INPUT DATA:
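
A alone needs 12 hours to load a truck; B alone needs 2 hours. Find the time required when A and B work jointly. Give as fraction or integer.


Rate of A = 1/12 job per hour
Rate of B = 1/2 job per hour
Combined rate = 1/12 + 1/2
Find common denominator: (2 + 12)/(12*2) = 14/24
Combined rate = 7/12 job per hour
Time together = 1 / (7/12) = 12/7 hours

12/7


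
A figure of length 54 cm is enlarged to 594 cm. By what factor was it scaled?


Original length = 54 cm
Scaled length = 594 cm
Scale factor = 594 / 54
= 11

11


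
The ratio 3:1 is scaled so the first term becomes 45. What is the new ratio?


Original ratio: 3:1
First term target: 45
Scale factor = 45 / 3 = 15
Multiply second term: 1 * 15 = 15
Equivalent ratio = 45:15

45:15


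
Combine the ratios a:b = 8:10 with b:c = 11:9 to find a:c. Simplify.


Given a:b = 8:10 and b:c = 11:9
Make b consistent. Multiply first ratio by 11: a:b = 88:110
Multiply second ratio by 10: b:c = 110:90
Now b = 110 in both, so a:b:c = 88:110:90
Therefore a:c = 88:90
Simplify by GCD: a:c = 44:45

44:45


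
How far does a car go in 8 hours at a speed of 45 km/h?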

TASK: From the line containing "A figure of" down to the end of the listing above, return each line exactly as it appears and nothing more.

FINISHED TASK:
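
A figure of length 54 cm is enlarged to 594 cm. By what factor was it scaled?


Original length = 54 cm
Scaled length = 594 cm
Scale factor = 594 / 54
= 11

11


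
The ratio 3:1 is scaled so the first term becomes 45. What is the new ratio?


Original ratio: 3:1
First term target: 45
Scale factor = 45 / 3 = 15
Multiply second term: 1 * 15 = 15
Equivalent ratio = 45:15

45:15


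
Combine the ratios a:b = 8:10 with b:c = 11:9 to find a:c. Simplify.


Given a:b = 8:10 and b:c = 11:9
Make b consistent. Multiply first ratio by 11: a:b = 88:110
Multiply second ratio by 10: b:c = 110:90
Now b = 110 in both, so a:b:c = 88:110:90
Therefore a:c = 88:90
Simplify by GCD: a:c = 44:45

44:45


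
How far does a car go in 8 hours at a speed of 45 km/h?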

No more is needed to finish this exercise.